- WHAT IS EXPECTED
Each entry is to be transcribed exactly, with nothing added or dropped.

- INPUT
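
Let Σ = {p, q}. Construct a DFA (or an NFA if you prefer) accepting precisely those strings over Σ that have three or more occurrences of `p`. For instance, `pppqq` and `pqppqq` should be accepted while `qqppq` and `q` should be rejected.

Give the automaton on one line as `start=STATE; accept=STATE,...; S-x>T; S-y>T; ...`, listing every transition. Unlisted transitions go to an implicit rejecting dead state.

Count `p`s, saturating at 4: states A through D mean 0 through 3 `p`s seen; E means more than 3. Each `p` increments (capped at E); other symbols loop. Accept from {D, E}.
       p  q 
>  A   B  A 
   B   C  B 
   C   D  C 
 * D   E  D 
 * E   E  E 
(> = start, * = accepting)

start=A; accept=D,E; A-p>B; A-q>A; B-p>C; B-q>B; C-p>D; C-q>C; D-p>E; D-q>D; E-p>E; E-q>E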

- TASK SOLUTION
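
Let Σ = {p, q}. Construct a DFA (or an NFA if you prefer) accepting precisely those strings over Σ that have three or more occurrences of `p`. For instance, `pppqq` and `pqppqq` should be accepted while `qqppq` and `q` should be rejected.

Give the automaton on one line as `start=STATE; accept=STATE,...; S-x>T; S-y>T; ...`, listing every transition. Unlisted transitions go to an implicit rejecting dead state.

Count `p`s, saturating at 4: states A through D mean 0 through 3 `p`s seen; E means more than 3. Each `p` increments (capped at E); other symbols loop. Accept from {D, E}.
       p  q 
>  A   B  A 
   B   C  B 
   C   D  C 
 * D   E  D 
 * E   E  E 
(> = start, * = accepting)

start=A; accept=D,E; A-p>B; A-q>A; B-p>C; B-q>B; C-p>D; C-q>C; D-p>E; D-q>D; E-p>E; E-q>E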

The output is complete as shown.